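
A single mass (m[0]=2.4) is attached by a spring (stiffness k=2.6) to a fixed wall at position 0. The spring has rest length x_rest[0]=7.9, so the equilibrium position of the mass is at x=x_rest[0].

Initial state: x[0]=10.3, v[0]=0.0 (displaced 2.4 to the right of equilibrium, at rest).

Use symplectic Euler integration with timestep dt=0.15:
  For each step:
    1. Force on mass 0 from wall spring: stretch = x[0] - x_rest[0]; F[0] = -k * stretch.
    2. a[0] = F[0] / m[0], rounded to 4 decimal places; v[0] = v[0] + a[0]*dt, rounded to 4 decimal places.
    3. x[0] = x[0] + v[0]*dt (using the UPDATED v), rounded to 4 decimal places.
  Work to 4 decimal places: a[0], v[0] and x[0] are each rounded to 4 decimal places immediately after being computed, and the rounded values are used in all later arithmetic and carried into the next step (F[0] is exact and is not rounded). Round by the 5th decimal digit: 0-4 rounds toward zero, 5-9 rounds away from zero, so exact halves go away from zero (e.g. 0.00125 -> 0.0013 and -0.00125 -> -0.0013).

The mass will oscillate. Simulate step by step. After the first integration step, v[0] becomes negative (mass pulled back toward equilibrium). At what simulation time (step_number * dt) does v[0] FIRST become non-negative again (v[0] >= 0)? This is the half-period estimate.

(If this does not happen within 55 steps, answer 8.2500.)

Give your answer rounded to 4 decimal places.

Step 0: x=[10.3000] v=[0.0000]
Step 1: x=[10.2415] v=[-0.3900]
Step 2: x=[10.1259] v=[-0.7705]
Step 3: x=[9.9561] v=[-1.1322]
Step 4: x=[9.7362] v=[-1.4663]
Step 5: x=[9.4715] v=[-1.7647]
Step 6: x=[9.1685] v=[-2.0201]
Step 7: x=[8.8346] v=[-2.2262]
Step 8: x=[8.4779] v=[-2.3781]
Step 9: x=[8.1071] v=[-2.4720]
Step 10: x=[7.7312] v=[-2.5057]
Step 11: x=[7.3595] v=[-2.4783]
Step 12: x=[7.0009] v=[-2.3905]
Step 13: x=[6.6642] v=[-2.2444]
Step 14: x=[6.3577] v=[-2.0436]
Step 15: x=[6.0888] v=[-1.7930]
Step 16: x=[5.8640] v=[-1.4987]
Step 17: x=[5.6888] v=[-1.1678]
Step 18: x=[5.5675] v=[-0.8085]
Step 19: x=[5.5031] v=[-0.4295]
Step 20: x=[5.4971] v=[-0.0400]
Step 21: x=[5.5497] v=[0.3505]
First v>=0 after going negative at step 21, time=3.1500

Answer: 3.1500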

_TASK DIRECTIONS_.
Search the listing for the string "integration". Copy each line where it is found.

_ANSWER TO THIS EXERCISE_.
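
Use symplectic Euler integration with timestep dt=0.15:
The mass will oscillate. Simulate step by step. After the first integration step, v[0] becomes negative (mass pulled back toward equilibrium). At what simulation time (step_number * dt) does v[0] FIRST become non-negative again (v[0] >= 0)? This is the half-period estimate.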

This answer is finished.